> [Task statement]
Start at the top line and retype the data exactly through to the end.

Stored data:
*** Block opens ***
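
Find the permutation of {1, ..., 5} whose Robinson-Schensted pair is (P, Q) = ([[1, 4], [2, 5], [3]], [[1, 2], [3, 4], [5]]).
3 5 2 4 1

Reverse the RSK construction: for i from n down to 1, find the cell of Q containing i, remove the entry at that cell from P, and reverse-bump it up through P; the value ejected from row 1 is w(i).

Step i=5: Q has 5 at row 3, column 1; remove 3 from row 3 of P and reverse-bump: 3 enters row 2 and ejects 2; 2 enters row 1 and ejects 1. So w(5) = 1. P is now [[2, 4], [3, 5]].
Step i=4: Q has 4 at row 2, column 2; remove 5 from row 2 of P and reverse-bump: 5 enters row 1 and ejects 4. So w(4) = 4. P is now [[2, 5], [3]].
Step i=3: Q has 3 at row 2, column 1; remove 3 from row 2 of P and reverse-bump: 3 enters row 1 and ejects 2. So w(3) = 2. P is now [[3, 5]].
Step i=2: Q has 2 at row 1, column 2; remove that cell from P, ejecting 5. So w(2) = 5. P is now [[3]].
Step i=1: Q has 1 at row 1, column 1; remove that cell from P, ejecting 3. So w(1) = 3. P is now [].

So w = 3 5 2 4 1.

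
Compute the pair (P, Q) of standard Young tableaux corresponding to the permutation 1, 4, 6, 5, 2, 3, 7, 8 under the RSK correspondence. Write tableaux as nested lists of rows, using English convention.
Insert each entry of the permutation into P by Schensted row insertion, recording in Q the position of each new cell.

Insert 1: appended to row 1. P = [[1]].
Insert 4: appended to row 1. P = [[1, 4]].
Insert 6: appended to row 1. P = [[1, 4, 6]].
Insert 5: 5 bumps 6 from row 1; 6 starts row 2. P = [[1, 4, 5], [6]].
Insert 2: 2 bumps 4 from row 1; 4 bumps 6 from row 2; 6 starts row 3. P = [[1, 2, 5], [4], [6]].
Insert 3: 3 bumps 5 from row 1; 5 appends to row 2. P = [[1, 2, 3], [4, 5], [6]].
Insert 7: appended to row 1. P = [[1, 2, 3, 7], [4, 5], [6]].
Insert 8: appended to row 1. P = [[1, 2, 3, 7, 8], [4, 5], [6]].

So P = [[1, 2, 3, 7, 8], [4, 5], [6]], Q = [[1, 2, 3, 7, 8], [4, 6], [5]].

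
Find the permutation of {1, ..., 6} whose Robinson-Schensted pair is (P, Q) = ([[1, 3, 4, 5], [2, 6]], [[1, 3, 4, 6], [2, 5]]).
Reverse the RSK construction: for i from n down to 1, find the cell of Q containing i, remove the entry at that cell from P, and reverse-bump it up through P; the value ejected from row 1 is w(i).

Step i=6: Q has 6 at row 1, column 4; remove that cell from P, ejecting 5. So w(6) = 5. P is now [[1, 3, 4], [2, 6]].
Step i=5: Q has 5 at row 2, column 2; remove 6 from row 2 of P and reverse-bump: 6 enters row 1 and ejects 4. So w(5) = 4. P is now [[1, 3, 6], [2]].
Step i=4: Q has 4 at row 1, column 3; remove that cell from P, ejecting 6. So w(4) = 6. P is now [[1, 3], [2]].
Step i=3: Q has 3 at row 1, column 2; remove that cell from P, ejecting 3. So w(3) = 3. P is now [[1], [2]].
Step i=2: Q has 2 at row 2, column 1; remove 2 from row 2 of P and reverse-bump: 2 enters row 1 and ejects 1. So w(2) = 1. P is now [[2]].
Step i=1: Q has 1 at row 1, column 1; remove that cell from P, ejecting 2. So w(1) = 2. P is now [].

So w = 2 1 3 6 4 5.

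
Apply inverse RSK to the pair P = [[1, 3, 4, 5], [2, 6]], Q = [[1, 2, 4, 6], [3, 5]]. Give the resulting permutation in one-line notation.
2 3 1 6 4 5

Reverse the RSK construction: for i from n down to 1, find the cell of Q containing i, remove the entry at that cell from P, and reverse-bump it up through P; the value ejected from row 1 is w(i).

Step i=6: Q has 6 at row 1, column 4; remove that cell from P, ejecting 5. So w(6) = 5. P is now [[1, 3, 4], [2, 6]].
Step i=5: Q has 5 at row 2, column 2; remove 6 from row 2 of P and reverse-bump: 6 enters row 1 and ejects 4. So w(5) = 4. P is now [[1, 3, 6], [2]].
Step i=4: Q has 4 at row 1, column 3; remove that cell from P, ejecting 6. So w(4) = 6. P is now [[1, 3], [2]].
Step i=3: Q has 3 at row 2, column 1; remove 2 from row 2 of P and reverse-bump: 2 enters row 1 and ejects 1. So w(3) = 1. P is now [[2, 3]].
Step i=2: Q has 2 at row 1, column 2; remove that cell from P, ejecting 3. So w(2) = 3. P is now [[2]].
Step i=1: Q has 1 at row 1, column 1; remove that cell from P, ejecting 2. So w(1) = 2. P is now [].

So w = 2 3 1 6 4 5.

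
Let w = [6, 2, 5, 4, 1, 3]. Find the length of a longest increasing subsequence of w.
2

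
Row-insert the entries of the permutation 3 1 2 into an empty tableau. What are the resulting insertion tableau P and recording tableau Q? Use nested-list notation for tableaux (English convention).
Insert each entry of the permutation into P by Schensted row insertion, recording in Q the position of each new cell.

Insert 3: appended to row 1. P = [[3]].
Insert 1: 1 bumps 3 from row 1; 3 starts row 2. P = [[1], [3]].
Insert 2: appended to row 1. P = [[1, 2], [3]].

So P = [[1, 2], [3]], Q = [[1, 3], [2]].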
*** Block closes ***
> [Answer to the problem]
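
Find the permutation of {1, ..., 5} whose Robinson-Schensted pair is (P, Q) = ([[1, 4], [2, 5], [3]], [[1, 2], [3, 4], [5]]).
3 5 2 4 1

Reverse the RSK construction: for i from n down to 1, find the cell of Q containing i, remove the entry at that cell from P, and reverse-bump it up through P; the value ejected from row 1 is w(i).

Step i=5: Q has 5 at row 3, column 1; remove 3 from row 3 of P and reverse-bump: 3 enters row 2 and ejects 2; 2 enters row 1 and ejects 1. So w(5) = 1. P is now [[2, 4], [3, 5]].
Step i=4: Q has 4 at row 2, column 2; remove 5 from row 2 of P and reverse-bump: 5 enters row 1 and ejects 4. So w(4) = 4. P is now [[2, 5], [3]].
Step i=3: Q has 3 at row 2, column 1; remove 3 from row 2 of P and reverse-bump: 3 enters row 1 and ejects 2. So w(3) = 2. P is now [[3, 5]].
Step i=2: Q has 2 at row 1, column 2; remove that cell from P, ejecting 5. So w(2) = 5. P is now [[3]].
Step i=1: Q has 1 at row 1, column 1; remove that cell from P, ejecting 3. So w(1) = 3. P is now [].

So w = 3 5 2 4 1.

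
Compute the pair (P, Q) of standard Young tableaux corresponding to the permutation 1, 4, 6, 5, 2, 3, 7, 8 under the RSK correspondence. Write tableaux as nested lists of rows, using English convention.
Insert each entry of the permutation into P by Schensted row insertion, recording in Q the position of each new cell.

Insert 1: appended to row 1. P = [[1]].
Insert 4: appended to row 1. P = [[1, 4]].
Insert 6: appended to row 1. P = [[1, 4, 6]].
Insert 5: 5 bumps 6 from row 1; 6 starts row 2. P = [[1, 4, 5], [6]].
Insert 2: 2 bumps 4 from row 1; 4 bumps 6 from row 2; 6 starts row 3. P = [[1, 2, 5], [4], [6]].
Insert 3: 3 bumps 5 from row 1; 5 appends to row 2. P = [[1, 2, 3], [4, 5], [6]].
Insert 7: appended to row 1. P = [[1, 2, 3, 7], [4, 5], [6]].
Insert 8: appended to row 1. P = [[1, 2, 3, 7, 8], [4, 5], [6]].

So P = [[1, 2, 3, 7, 8], [4, 5], [6]], Q = [[1, 2, 3, 7, 8], [4, 6], [5]].

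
Find the permutation of {1, ..., 6} whose Robinson-Schensted pair is (P, Q) = ([[1, 3, 4, 5], [2, 6]], [[1, 3, 4, 6], [2, 5]]).
Reverse the RSK construction: for i from n down to 1, find the cell of Q containing i, remove the entry at that cell from P, and reverse-bump it up through P; the value ejected from row 1 is w(i).

Step i=6: Q has 6 at row 1, column 4; remove that cell from P, ejecting 5. So w(6) = 5. P is now [[1, 3, 4], [2, 6]].
Step i=5: Q has 5 at row 2, column 2; remove 6 from row 2 of P and reverse-bump: 6 enters row 1 and ejects 4. So w(5) = 4. P is now [[1, 3, 6], [2]].
Step i=4: Q has 4 at row 1, column 3; remove that cell from P, ejecting 6. So w(4) = 6. P is now [[1, 3], [2]].
Step i=3: Q has 3 at row 1, column 2; remove that cell from P, ejecting 3. So w(3) = 3. P is now [[1], [2]].
Step i=2: Q has 2 at row 2, column 1; remove 2 from row 2 of P and reverse-bump: 2 enters row 1 and ejects 1. So w(2) = 1. P is now [[2]].
Step i=1: Q has 1 at row 1, column 1; remove that cell from P, ejecting 2. So w(1) = 2. P is now [].

So w = 2 1 3 6 4 5.

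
Apply inverse RSK to the pair P = [[1, 3, 4, 5], [2, 6]], Q = [[1, 2, 4, 6], [3, 5]]. Give the resulting permutation in one-line notation.
2 3 1 6 4 5

Reverse the RSK construction: for i from n down to 1, find the cell of Q containing i, remove the entry at that cell from P, and reverse-bump it up through P; the value ejected from row 1 is w(i).

Step i=6: Q has 6 at row 1, column 4; remove that cell from P, ejecting 5. So w(6) = 5. P is now [[1, 3, 4], [2, 6]].
Step i=5: Q has 5 at row 2, column 2; remove 6 from row 2 of P and reverse-bump: 6 enters row 1 and ejects 4. So w(5) = 4. P is now [[1, 3, 6], [2]].
Step i=4: Q has 4 at row 1, column 3; remove that cell from P, ejecting 6. So w(4) = 6. P is now [[1, 3], [2]].
Step i=3: Q has 3 at row 2, column 1; remove 2 from row 2 of P and reverse-bump: 2 enters row 1 and ejects 1. So w(3) = 1. P is now [[2, 3]].
Step i=2: Q has 2 at row 1, column 2; remove that cell from P, ejecting 3. So w(2) = 3. P is now [[2]].
Step i=1: Q has 1 at row 1, column 1; remove that cell from P, ejecting 2. So w(1) = 2. P is now [].

So w = 2 3 1 6 4 5.

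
Let w = [6, 2, 5, 4, 1, 3]. Find the length of a longest increasing subsequence of w.
2

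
Row-insert the entries of the permutation 3 1 2 into an empty tableau. What are the resulting insertion tableau P and recording tableau Q? Use nested-list notation for tableaux (English convention).
Insert each entry of the permutation into P by Schensted row insertion, recording in Q the position of each new cell.

Insert 3: appended to row 1. P = [[3]].
Insert 1: 1 bumps 3 from row 1; 3 starts row 2. P = [[1], [3]].
Insert 2: appended to row 1. P = [[1, 2], [3]].

So P = [[1, 2], [3]], Q = [[1, 3], [2]].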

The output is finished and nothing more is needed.